#### Records provided:
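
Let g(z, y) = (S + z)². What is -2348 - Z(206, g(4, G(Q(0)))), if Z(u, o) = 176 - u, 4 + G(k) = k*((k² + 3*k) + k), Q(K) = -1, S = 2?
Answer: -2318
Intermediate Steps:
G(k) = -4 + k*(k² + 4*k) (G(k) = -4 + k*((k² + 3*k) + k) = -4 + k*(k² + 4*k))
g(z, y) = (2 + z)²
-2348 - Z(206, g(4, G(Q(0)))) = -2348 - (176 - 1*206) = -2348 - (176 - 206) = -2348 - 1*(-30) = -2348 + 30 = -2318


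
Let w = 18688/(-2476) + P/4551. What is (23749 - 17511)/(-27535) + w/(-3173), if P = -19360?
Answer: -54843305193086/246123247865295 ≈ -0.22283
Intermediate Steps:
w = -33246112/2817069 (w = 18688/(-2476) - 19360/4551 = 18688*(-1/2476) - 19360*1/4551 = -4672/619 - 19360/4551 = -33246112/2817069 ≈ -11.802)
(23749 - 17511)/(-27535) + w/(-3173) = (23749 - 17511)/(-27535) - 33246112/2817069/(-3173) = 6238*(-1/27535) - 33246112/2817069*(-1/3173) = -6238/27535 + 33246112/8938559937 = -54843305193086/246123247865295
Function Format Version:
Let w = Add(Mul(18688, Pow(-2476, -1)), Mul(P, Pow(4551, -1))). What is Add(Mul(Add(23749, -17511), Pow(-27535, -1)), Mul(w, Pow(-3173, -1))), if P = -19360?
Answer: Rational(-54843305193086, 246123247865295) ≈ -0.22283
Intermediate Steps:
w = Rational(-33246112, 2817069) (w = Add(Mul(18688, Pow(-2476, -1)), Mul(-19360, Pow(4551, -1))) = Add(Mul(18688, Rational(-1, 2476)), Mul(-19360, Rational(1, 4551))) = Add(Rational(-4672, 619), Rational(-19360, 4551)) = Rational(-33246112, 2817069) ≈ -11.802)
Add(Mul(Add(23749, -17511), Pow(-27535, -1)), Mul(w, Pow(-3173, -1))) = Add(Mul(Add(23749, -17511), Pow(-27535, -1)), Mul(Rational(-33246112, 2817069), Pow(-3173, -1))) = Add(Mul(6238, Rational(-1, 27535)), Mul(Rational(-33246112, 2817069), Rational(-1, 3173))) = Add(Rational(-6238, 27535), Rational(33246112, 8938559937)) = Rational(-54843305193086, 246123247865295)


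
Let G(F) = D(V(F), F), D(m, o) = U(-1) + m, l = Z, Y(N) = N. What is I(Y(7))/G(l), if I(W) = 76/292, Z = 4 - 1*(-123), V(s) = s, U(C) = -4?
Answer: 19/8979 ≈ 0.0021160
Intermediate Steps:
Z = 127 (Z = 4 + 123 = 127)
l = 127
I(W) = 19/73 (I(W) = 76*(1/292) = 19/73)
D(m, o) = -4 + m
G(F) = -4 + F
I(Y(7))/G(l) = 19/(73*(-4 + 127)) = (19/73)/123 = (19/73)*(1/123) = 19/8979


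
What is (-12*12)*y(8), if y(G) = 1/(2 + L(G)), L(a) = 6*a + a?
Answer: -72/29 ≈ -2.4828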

#### Work required:
Please find, in the entries above, every line where "Answer" occurs, and copy it.

#### Result for this task:
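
Answer: -2318
Answer: -54843305193086/246123247865295 ≈ -0.22283
Answer: Rational(-54843305193086, 246123247865295) ≈ -0.22283
Answer: 19/8979 ≈ 0.0021160
Answer: -72/29 ≈ -2.4828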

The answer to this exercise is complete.